== TASK ==
Each record should be reproduced exactly.

== MATERIAL PROVIDED ==
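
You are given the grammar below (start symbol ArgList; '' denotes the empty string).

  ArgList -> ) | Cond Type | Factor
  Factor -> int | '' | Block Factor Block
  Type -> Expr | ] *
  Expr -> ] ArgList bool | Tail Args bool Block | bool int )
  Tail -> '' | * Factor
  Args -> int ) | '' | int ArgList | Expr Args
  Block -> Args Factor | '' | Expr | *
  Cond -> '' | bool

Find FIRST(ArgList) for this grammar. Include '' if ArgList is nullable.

ArgList -> ) contributes {)}.
From ArgList -> Cond Type: Cond nullable, take FIRST(Cond) ∪ FIRST(Type) = { *, ], bool, int }.
From ArgList -> Factor: add FIRST(Factor) = { *, ], bool, int, '' } (including '' since Factor is nullable).
Union: FIRST(ArgList) = { ), *, ], bool, int, '' }.

{ ), *, ], bool, int, '' }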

== RESULT OF THIS TASK ==
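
You are given the grammar below (start symbol ArgList; '' denotes the empty string).

  ArgList -> ) | Cond Type | Factor
  Factor -> int | '' | Block Factor Block
  Type -> Expr | ] *
  Expr -> ] ArgList bool | Tail Args bool Block | bool int )
  Tail -> '' | * Factor
  Args -> int ) | '' | int ArgList | Expr Args
  Block -> Args Factor | '' | Expr | *
  Cond -> '' | bool

Find FIRST(ArgList) for this grammar. Include '' if ArgList is nullable.

ArgList -> ) contributes {)}.
From ArgList -> Cond Type: Cond nullable, take FIRST(Cond) ∪ FIRST(Type) = { *, ], bool, int }.
From ArgList -> Factor: add FIRST(Factor) = { *, ], bool, int, '' } (including '' since Factor is nullable).
Union: FIRST(ArgList) = { ), *, ], bool, int, '' }.

{ ), *, ], bool, int, '' }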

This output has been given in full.